* _Task directions_
Output every line below exactly.

* _Supplied records_
^^^^

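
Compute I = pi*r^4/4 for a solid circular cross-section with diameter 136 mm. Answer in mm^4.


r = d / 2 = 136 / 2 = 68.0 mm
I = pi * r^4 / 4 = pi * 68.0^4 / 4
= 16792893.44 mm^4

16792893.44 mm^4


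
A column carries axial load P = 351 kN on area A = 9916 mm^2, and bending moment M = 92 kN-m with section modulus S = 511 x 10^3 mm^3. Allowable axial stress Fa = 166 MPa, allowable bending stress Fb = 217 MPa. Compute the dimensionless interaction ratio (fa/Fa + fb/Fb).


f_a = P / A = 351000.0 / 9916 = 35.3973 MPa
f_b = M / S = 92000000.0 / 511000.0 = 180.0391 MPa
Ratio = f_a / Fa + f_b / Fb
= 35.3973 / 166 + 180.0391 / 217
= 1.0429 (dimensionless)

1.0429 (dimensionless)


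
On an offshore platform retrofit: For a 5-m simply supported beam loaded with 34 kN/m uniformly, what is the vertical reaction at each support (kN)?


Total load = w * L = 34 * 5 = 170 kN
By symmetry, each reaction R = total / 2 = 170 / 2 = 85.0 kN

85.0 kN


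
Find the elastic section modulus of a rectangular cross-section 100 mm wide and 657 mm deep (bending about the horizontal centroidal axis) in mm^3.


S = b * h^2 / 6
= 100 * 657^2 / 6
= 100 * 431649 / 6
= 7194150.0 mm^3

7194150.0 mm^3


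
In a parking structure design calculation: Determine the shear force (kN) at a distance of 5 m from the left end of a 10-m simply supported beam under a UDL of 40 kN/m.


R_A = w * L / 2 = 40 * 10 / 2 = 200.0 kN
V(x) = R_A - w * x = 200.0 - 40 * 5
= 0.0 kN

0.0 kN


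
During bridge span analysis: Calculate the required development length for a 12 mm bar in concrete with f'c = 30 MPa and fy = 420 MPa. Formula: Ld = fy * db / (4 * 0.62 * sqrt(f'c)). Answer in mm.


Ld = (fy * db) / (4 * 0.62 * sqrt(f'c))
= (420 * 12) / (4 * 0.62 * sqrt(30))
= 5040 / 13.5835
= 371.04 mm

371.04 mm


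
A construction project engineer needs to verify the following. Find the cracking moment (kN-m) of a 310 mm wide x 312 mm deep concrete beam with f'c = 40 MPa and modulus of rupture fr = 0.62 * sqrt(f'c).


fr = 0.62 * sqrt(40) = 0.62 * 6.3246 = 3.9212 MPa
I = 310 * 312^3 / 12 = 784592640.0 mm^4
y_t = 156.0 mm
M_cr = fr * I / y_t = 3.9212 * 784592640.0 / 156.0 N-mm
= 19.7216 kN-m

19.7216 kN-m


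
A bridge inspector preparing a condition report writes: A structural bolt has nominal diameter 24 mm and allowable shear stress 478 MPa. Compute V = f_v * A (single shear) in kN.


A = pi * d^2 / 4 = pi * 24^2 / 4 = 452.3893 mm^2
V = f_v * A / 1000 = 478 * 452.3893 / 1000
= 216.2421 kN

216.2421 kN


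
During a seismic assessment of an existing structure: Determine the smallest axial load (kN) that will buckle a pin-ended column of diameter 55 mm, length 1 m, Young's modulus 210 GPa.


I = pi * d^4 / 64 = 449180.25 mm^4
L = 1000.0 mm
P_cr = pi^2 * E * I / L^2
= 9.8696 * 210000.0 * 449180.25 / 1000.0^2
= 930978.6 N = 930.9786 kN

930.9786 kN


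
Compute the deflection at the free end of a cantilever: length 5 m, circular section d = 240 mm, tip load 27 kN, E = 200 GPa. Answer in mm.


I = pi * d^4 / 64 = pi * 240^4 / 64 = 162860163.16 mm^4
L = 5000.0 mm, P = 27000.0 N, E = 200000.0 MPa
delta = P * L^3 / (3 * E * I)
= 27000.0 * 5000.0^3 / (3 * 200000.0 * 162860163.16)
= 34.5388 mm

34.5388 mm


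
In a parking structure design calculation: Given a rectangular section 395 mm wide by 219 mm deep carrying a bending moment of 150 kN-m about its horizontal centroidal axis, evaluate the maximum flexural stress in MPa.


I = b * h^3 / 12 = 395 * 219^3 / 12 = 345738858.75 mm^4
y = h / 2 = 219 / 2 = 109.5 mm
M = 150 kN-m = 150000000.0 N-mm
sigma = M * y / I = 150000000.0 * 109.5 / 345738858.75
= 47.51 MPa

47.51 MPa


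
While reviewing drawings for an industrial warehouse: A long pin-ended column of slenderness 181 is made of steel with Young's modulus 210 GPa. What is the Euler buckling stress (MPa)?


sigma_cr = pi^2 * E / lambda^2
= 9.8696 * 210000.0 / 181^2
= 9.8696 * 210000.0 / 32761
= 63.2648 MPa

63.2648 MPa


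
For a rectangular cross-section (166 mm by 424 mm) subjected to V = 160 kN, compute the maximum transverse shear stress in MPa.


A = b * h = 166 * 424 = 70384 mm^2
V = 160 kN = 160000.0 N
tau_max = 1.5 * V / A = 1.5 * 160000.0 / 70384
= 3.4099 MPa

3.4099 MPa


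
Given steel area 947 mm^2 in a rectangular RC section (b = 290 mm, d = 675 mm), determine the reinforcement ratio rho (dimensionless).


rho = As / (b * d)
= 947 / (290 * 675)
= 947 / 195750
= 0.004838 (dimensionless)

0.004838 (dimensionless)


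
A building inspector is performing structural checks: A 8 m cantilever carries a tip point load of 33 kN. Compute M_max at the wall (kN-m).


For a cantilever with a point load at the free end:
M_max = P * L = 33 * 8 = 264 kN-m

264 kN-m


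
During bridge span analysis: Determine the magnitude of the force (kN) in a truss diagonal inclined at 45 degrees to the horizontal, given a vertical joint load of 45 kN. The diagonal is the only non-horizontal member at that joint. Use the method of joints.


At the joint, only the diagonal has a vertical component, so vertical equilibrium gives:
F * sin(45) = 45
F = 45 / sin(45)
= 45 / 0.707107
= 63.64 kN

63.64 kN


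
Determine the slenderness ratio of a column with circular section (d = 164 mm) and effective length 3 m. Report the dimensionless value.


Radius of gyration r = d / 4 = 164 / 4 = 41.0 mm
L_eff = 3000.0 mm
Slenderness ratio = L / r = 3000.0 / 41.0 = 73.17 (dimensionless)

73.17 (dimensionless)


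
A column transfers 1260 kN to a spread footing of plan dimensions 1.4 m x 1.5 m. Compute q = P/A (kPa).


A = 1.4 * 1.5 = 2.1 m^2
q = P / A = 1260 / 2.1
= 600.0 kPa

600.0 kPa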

^^^^

* _Completed exercise_
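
Compute I = pi*r^4/4 for a solid circular cross-section with diameter 136 mm. Answer in mm^4.


r = d / 2 = 136 / 2 = 68.0 mm
I = pi * r^4 / 4 = pi * 68.0^4 / 4
= 16792893.44 mm^4

16792893.44 mm^4


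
A column carries axial load P = 351 kN on area A = 9916 mm^2, and bending moment M = 92 kN-m with section modulus S = 511 x 10^3 mm^3. Allowable axial stress Fa = 166 MPa, allowable bending stress Fb = 217 MPa. Compute the dimensionless interaction ratio (fa/Fa + fb/Fb).


f_a = P / A = 351000.0 / 9916 = 35.3973 MPa
f_b = M / S = 92000000.0 / 511000.0 = 180.0391 MPa
Ratio = f_a / Fa + f_b / Fb
= 35.3973 / 166 + 180.0391 / 217
= 1.0429 (dimensionless)

1.0429 (dimensionless)


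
On an offshore platform retrofit: For a 5-m simply supported beam loaded with 34 kN/m uniformly, what is the vertical reaction at each support (kN)?


Total load = w * L = 34 * 5 = 170 kN
By symmetry, each reaction R = total / 2 = 170 / 2 = 85.0 kN

85.0 kN


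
Find the elastic section modulus of a rectangular cross-section 100 mm wide and 657 mm deep (bending about the horizontal centroidal axis) in mm^3.


S = b * h^2 / 6
= 100 * 657^2 / 6
= 100 * 431649 / 6
= 7194150.0 mm^3

7194150.0 mm^3


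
In a parking structure design calculation: Determine the shear force (kN) at a distance of 5 m from the left end of a 10-m simply supported beam under a UDL of 40 kN/m.


R_A = w * L / 2 = 40 * 10 / 2 = 200.0 kN
V(x) = R_A - w * x = 200.0 - 40 * 5
= 0.0 kN

0.0 kN


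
During bridge span analysis: Calculate the required development length for a 12 mm bar in concrete with f'c = 30 MPa and fy = 420 MPa. Formula: Ld = fy * db / (4 * 0.62 * sqrt(f'c)). Answer in mm.


Ld = (fy * db) / (4 * 0.62 * sqrt(f'c))
= (420 * 12) / (4 * 0.62 * sqrt(30))
= 5040 / 13.5835
= 371.04 mm

371.04 mm


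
A construction project engineer needs to verify the following. Find the cracking moment (kN-m) of a 310 mm wide x 312 mm deep concrete beam with f'c = 40 MPa and modulus of rupture fr = 0.62 * sqrt(f'c).


fr = 0.62 * sqrt(40) = 0.62 * 6.3246 = 3.9212 MPa
I = 310 * 312^3 / 12 = 784592640.0 mm^4
y_t = 156.0 mm
M_cr = fr * I / y_t = 3.9212 * 784592640.0 / 156.0 N-mm
= 19.7216 kN-m

19.7216 kN-m


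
A bridge inspector preparing a condition report writes: A structural bolt has nominal diameter 24 mm and allowable shear stress 478 MPa. Compute V = f_v * A (single shear) in kN.


A = pi * d^2 / 4 = pi * 24^2 / 4 = 452.3893 mm^2
V = f_v * A / 1000 = 478 * 452.3893 / 1000
= 216.2421 kN

216.2421 kN


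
During a seismic assessment of an existing structure: Determine the smallest axial load (kN) that will buckle a pin-ended column of diameter 55 mm, length 1 m, Young's modulus 210 GPa.


I = pi * d^4 / 64 = 449180.25 mm^4
L = 1000.0 mm
P_cr = pi^2 * E * I / L^2
= 9.8696 * 210000.0 * 449180.25 / 1000.0^2
= 930978.6 N = 930.9786 kN

930.9786 kN


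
Compute the deflection at the free end of a cantilever: length 5 m, circular section d = 240 mm, tip load 27 kN, E = 200 GPa. Answer in mm.


I = pi * d^4 / 64 = pi * 240^4 / 64 = 162860163.16 mm^4
L = 5000.0 mm, P = 27000.0 N, E = 200000.0 MPa
delta = P * L^3 / (3 * E * I)
= 27000.0 * 5000.0^3 / (3 * 200000.0 * 162860163.16)
= 34.5388 mm

34.5388 mm


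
In a parking structure design calculation: Given a rectangular section 395 mm wide by 219 mm deep carrying a bending moment of 150 kN-m about its horizontal centroidal axis, evaluate the maximum flexural stress in MPa.


I = b * h^3 / 12 = 395 * 219^3 / 12 = 345738858.75 mm^4
y = h / 2 = 219 / 2 = 109.5 mm
M = 150 kN-m = 150000000.0 N-mm
sigma = M * y / I = 150000000.0 * 109.5 / 345738858.75
= 47.51 MPa

47.51 MPa


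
While reviewing drawings for an industrial warehouse: A long pin-ended column of slenderness 181 is made of steel with Young's modulus 210 GPa. What is the Euler buckling stress (MPa)?


sigma_cr = pi^2 * E / lambda^2
= 9.8696 * 210000.0 / 181^2
= 9.8696 * 210000.0 / 32761
= 63.2648 MPa

63.2648 MPa


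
For a rectangular cross-section (166 mm by 424 mm) subjected to V = 160 kN, compute the maximum transverse shear stress in MPa.


A = b * h = 166 * 424 = 70384 mm^2
V = 160 kN = 160000.0 N
tau_max = 1.5 * V / A = 1.5 * 160000.0 / 70384
= 3.4099 MPa

3.4099 MPa


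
Given steel area 947 mm^2 in a rectangular RC section (b = 290 mm, d = 675 mm), determine the reinforcement ratio rho (dimensionless).


rho = As / (b * d)
= 947 / (290 * 675)
= 947 / 195750
= 0.004838 (dimensionless)

0.004838 (dimensionless)


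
A building inspector is performing structural checks: A 8 m cantilever carries a tip point load of 33 kN. Compute M_max at the wall (kN-m).


For a cantilever with a point load at the free end:
M_max = P * L = 33 * 8 = 264 kN-m

264 kN-m


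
During bridge span analysis: Determine the magnitude of the force (kN) in a truss diagonal inclined at 45 degrees to the horizontal, given a vertical joint load of 45 kN. The diagonal is the only non-horizontal member at that joint. Use the method of joints.


At the joint, only the diagonal has a vertical component, so vertical equilibrium gives:
F * sin(45) = 45
F = 45 / sin(45)
= 45 / 0.707107
= 63.64 kN

63.64 kN


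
Determine the slenderness ratio of a column with circular section (d = 164 mm) and effective length 3 m. Report the dimensionless value.


Radius of gyration r = d / 4 = 164 / 4 = 41.0 mm
L_eff = 3000.0 mm
Slenderness ratio = L / r = 3000.0 / 41.0 = 73.17 (dimensionless)

73.17 (dimensionless)


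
A column transfers 1260 kN to a spread footing of plan dimensions 1.4 m x 1.5 m. Compute q = P/A (kPa).


A = 1.4 * 1.5 = 2.1 m^2
q = P / A = 1260 / 2.1
= 600.0 kPa

600.0 kPa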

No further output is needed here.